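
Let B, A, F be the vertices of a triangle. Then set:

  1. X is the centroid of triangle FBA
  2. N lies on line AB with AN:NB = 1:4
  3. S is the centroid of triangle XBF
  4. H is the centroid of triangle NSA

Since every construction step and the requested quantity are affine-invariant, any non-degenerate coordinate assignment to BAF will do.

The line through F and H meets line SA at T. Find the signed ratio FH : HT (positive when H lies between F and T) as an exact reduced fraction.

Choose coordinates B = (0, 0), A = (1, 0), F = (0, 1).
1. X is the centroid of triangle FBA ⇒ X = (1/3, 1/3)
2. N lies on line AB with AN:NB = 1:4 ⇒ N = (4/5, 0)
3. S is the centroid of triangle XBF ⇒ S = (1/9, 4/9)
4. H is the centroid of triangle NSA ⇒ H = (86/135, 4/27)
line FH meets SA at T = (43/72, 29/144)
H = F + t·(T−F) with t = 16/15, so FH:HT = 16/15:-1/15

FH:HT = -16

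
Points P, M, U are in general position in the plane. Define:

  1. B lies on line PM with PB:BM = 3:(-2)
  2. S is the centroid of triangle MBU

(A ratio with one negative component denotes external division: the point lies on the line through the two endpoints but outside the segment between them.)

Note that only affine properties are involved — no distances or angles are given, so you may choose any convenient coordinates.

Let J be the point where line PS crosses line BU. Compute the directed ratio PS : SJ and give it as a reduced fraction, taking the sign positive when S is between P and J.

PS:SJ = 7/2

Assign P = (0, 0), M = (1, 0), U = (0, 1) — the answer is frame-independent, so this choice is without loss of generality.
1. B lies on line PM with PB:BM = 3:(-2) ⇒ B = (3, 0)
2. S is the centroid of triangle MBU ⇒ S = (4/3, 1/3)
line PS meets BU at J = (12/7, 3/7)
S = P + t·(J−P) with t = 7/9, so PS:SJ = 7/9:2/9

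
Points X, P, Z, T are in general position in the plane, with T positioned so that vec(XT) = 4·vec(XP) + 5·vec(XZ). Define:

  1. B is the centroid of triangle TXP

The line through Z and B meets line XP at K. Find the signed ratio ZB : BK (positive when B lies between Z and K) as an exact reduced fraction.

Work in coordinates with X = (0, 0), P = (1, 0), Z = (0, 1), T = (4, 5).
1. B is the centroid of triangle TXP ⇒ B = (5/3, 5/3)
line ZB meets XP at K = (-5/2, 0)
B = Z + t·(K−Z) with t = -2/3, so ZB:BK = -2/3:5/3

ZB:BK = -2/5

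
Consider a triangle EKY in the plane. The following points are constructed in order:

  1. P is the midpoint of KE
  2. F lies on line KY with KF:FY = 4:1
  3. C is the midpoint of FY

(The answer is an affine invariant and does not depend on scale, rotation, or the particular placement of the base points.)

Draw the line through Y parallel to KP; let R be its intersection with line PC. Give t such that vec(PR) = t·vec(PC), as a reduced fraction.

t = 10/9

Work in coordinates with E = (0, 0), K = (1, 0), Y = (0, 1).
1. P is the midpoint of KE ⇒ P = (1/2, 0)
2. F lies on line KY with KF:FY = 4:1 ⇒ F = (1/5, 4/5)
3. C is the midpoint of FY ⇒ C = (1/10, 9/10)
through Y parallel to KP: direction (-1/2, 0); meets PC at R = (1/18, 1)
R = P + t·(C−P) with t = 10/9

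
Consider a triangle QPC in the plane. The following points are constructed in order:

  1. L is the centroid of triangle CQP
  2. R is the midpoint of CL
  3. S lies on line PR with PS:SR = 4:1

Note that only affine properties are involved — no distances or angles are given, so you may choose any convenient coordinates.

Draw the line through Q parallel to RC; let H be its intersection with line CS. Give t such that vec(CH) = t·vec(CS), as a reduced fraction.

t = -5

Choose coordinates Q = (0, 0), P = (1, 0), C = (0, 1).
1. L is the centroid of triangle CQP ⇒ L = (1/3, 1/3)
2. R is the midpoint of CL ⇒ R = (1/6, 2/3)
3. S lies on line PR with PS:SR = 4:1 ⇒ S = (1/3, 8/15)
through Q parallel to RC: direction (-1/6, 1/3); meets CS at H = (-5/3, 10/3)
H = C + t·(S−C) with t = -5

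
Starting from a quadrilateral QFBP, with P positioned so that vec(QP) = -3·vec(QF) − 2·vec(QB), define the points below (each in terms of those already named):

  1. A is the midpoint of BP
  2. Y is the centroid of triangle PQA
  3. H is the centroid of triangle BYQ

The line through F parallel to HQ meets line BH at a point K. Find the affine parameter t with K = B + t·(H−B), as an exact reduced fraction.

t = 8/9

Set Q = (0, 0), F = (1, 0), B = (0, 1), P = (-3, -2); any affine frame gives the same invariant.
1. A is the midpoint of BP ⇒ A = (-3/2, -1/2)
2. Y is the centroid of triangle PQA ⇒ Y = (-3/2, -5/6)
3. H is the centroid of triangle BYQ ⇒ H = (-1/2, 1/18)
through F parallel to HQ: direction (1/2, -1/18); meets BH at K = (-4/9, 13/81)
K = B + t·(H−B) with t = 8/9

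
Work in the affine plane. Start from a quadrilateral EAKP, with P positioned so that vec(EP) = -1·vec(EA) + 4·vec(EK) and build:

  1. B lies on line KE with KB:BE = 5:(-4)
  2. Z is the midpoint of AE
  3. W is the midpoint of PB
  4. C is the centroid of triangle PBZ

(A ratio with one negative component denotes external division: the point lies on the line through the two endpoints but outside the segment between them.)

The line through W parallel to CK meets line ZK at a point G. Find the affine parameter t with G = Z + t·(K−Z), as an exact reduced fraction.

t = 3/2

Work in coordinates with E = (0, 0), A = (1, 0), K = (0, 1), P = (-1, 4).
1. B lies on line KE with KB:BE = 5:(-4) ⇒ B = (0, -4)
2. Z is the midpoint of AE ⇒ Z = (1/2, 0)
3. W is the midpoint of PB ⇒ W = (-1/2, 0)
4. C is the centroid of triangle PBZ ⇒ C = (-1/6, 0)
through W parallel to CK: direction (1/6, 1); meets ZK at G = (-1/4, 3/2)
G = Z + t·(K−Z) with t = 3/2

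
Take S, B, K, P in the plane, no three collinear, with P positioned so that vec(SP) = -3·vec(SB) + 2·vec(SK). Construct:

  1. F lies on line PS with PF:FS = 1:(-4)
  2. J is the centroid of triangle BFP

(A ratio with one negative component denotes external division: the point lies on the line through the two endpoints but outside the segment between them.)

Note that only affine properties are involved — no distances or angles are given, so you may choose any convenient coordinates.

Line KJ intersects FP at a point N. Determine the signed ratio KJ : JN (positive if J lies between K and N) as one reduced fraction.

Set S = (0, 0), B = (1, 0), K = (0, 1), P = (-3, 2); any affine frame gives the same invariant.
1. F lies on line PS with PF:FS = 1:(-4) ⇒ F = (-4, 8/3)
2. J is the centroid of triangle BFP ⇒ J = (-2, 14/9)
line KJ meets FP at N = (-18/7, 12/7)
J = K + t·(N−K) with t = 7/9, so KJ:JN = 7/9:2/9

KJ:JN = 7/2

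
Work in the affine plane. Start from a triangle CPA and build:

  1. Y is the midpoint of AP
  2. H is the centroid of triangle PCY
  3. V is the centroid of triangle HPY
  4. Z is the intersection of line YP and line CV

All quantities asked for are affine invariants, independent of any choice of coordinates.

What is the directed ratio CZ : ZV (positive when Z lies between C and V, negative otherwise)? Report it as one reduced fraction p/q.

CZ:ZV = -9

Assign C = (0, 0), P = (1, 0), A = (0, 1) — the answer is frame-independent, so this choice is without loss of generality.
1. Y is the midpoint of AP ⇒ Y = (1/2, 1/2)
2. H is the centroid of triangle PCY ⇒ H = (1/2, 1/6)
3. V is the centroid of triangle HPY ⇒ V = (2/3, 2/9)
4. Z is the intersection of line YP and line CV ⇒ Z = (3/4, 1/4)
Z = C + t·(V−C) with t = 9/8, so CZ:ZV = t:(1−t) = 9/8:-1/8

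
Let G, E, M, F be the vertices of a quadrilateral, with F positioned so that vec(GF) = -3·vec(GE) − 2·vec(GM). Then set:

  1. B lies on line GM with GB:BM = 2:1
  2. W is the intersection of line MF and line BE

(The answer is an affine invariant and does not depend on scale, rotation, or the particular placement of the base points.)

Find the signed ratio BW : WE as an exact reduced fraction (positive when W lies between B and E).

BW:WE = -1/6

Work in coordinates with G = (0, 0), E = (1, 0), M = (0, 1), F = (-3, -2).
1. B lies on line GM with GB:BM = 2:1 ⇒ B = (0, 2/3)
2. W is the intersection of line MF and line BE ⇒ W = (-1/5, 4/5)
W = B + t·(E−B) with t = -1/5, so BW:WE = t:(1−t) = -1/5:6/5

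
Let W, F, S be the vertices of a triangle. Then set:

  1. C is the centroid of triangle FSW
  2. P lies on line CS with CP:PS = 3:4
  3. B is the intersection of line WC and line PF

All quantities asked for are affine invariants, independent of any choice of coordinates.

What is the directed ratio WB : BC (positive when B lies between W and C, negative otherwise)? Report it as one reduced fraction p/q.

WB:BC = -13/3

Choose coordinates W = (0, 0), F = (1, 0), S = (0, 1).
1. C is the centroid of triangle FSW ⇒ C = (1/3, 1/3)
2. P lies on line CS with CP:PS = 3:4 ⇒ P = (4/21, 13/21)
3. B is the intersection of line WC and line PF ⇒ B = (13/30, 13/30)
B = W + t·(C−W) with t = 13/10, so WB:BC = t:(1−t) = 13/10:-3/10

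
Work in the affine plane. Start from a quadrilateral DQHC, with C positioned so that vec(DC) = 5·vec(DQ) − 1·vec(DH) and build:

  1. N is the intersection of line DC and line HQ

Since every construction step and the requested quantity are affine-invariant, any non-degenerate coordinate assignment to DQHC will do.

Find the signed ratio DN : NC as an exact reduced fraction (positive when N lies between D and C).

Set D = (0, 0), Q = (1, 0), H = (0, 1), C = (5, -1); any affine frame gives the same invariant.
1. N is the intersection of line DC and line HQ ⇒ N = (5/4, -1/4)
N = D + t·(C−D) with t = 1/4, so DN:NC = t:(1−t) = 1/4:3/4

DN:NC = 1/3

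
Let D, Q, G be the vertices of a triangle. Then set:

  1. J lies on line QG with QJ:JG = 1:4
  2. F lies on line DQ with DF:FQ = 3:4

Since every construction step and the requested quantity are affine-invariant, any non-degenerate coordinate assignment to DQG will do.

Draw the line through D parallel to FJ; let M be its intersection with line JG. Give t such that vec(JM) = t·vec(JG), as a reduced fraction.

Choose coordinates D = (0, 0), Q = (1, 0), G = (0, 1).
1. J lies on line QG with QJ:JG = 1:4 ⇒ J = (4/5, 1/5)
2. F lies on line DQ with DF:FQ = 3:4 ⇒ F = (3/7, 0)
through D parallel to FJ: direction (13/35, 1/5); meets JG at M = (13/20, 7/20)
M = J + t·(G−J) with t = 3/16

t = 3/16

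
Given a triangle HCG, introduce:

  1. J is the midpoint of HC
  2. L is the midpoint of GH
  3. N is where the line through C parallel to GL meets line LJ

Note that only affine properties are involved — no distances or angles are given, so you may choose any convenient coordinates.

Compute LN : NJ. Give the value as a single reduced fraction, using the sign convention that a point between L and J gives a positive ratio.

LN:NJ = -2

Set H = (0, 0), C = (1, 0), G = (0, 1); any affine frame gives the same invariant.
1. J is the midpoint of HC ⇒ J = (1/2, 0)
2. L is the midpoint of GH ⇒ L = (0, 1/2)
3. N is where the line through C parallel to GL meets line LJ ⇒ N = (1, -1/2)
N = L + t·(J−L) with t = 2, so LN:NJ = t:(1−t) = 2:-1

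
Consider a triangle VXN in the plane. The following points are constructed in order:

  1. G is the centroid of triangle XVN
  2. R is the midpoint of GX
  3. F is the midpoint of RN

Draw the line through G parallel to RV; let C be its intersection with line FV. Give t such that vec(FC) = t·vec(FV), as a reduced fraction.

t = 1/2

Choose coordinates V = (0, 0), X = (1, 0), N = (0, 1).
1. G is the centroid of triangle XVN ⇒ G = (1/3, 1/3)
2. R is the midpoint of GX ⇒ R = (2/3, 1/6)
3. F is the midpoint of RN ⇒ F = (1/3, 7/12)
through G parallel to RV: direction (-2/3, -1/6); meets FV at C = (1/6, 7/24)
C = F + t·(V−F) with t = 1/2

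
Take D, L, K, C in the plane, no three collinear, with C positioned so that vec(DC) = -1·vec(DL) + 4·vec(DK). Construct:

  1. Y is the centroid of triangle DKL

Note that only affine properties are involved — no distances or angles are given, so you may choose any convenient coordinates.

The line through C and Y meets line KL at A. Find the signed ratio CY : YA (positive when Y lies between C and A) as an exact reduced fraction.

Choose coordinates D = (0, 0), L = (1, 0), K = (0, 1), C = (-1, 4).
1. Y is the centroid of triangle DKL ⇒ Y = (1/3, 1/3)
line CY meets KL at A = (1/7, 6/7)
Y = C + t·(A−C) with t = 7/6, so CY:YA = 7/6:-1/6

CY:YA = -7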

■ **Work order**: Only the lines from the first line of the records through the line with "BAF will do." should be reproduced, exactly and with nothing added.

■ **Solution to this exercise**:
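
Let B, A, F be the vertices of a triangle. Then set:

  1. X is the centroid of triangle FBA
  2. N lies on line AB with AN:NB = 1:4
  3. S is the centroid of triangle XBF
  4. H is the centroid of triangle NSA

Since every construction step and the requested quantity are affine-invariant, any non-degenerate coordinate assignment to BAF will do.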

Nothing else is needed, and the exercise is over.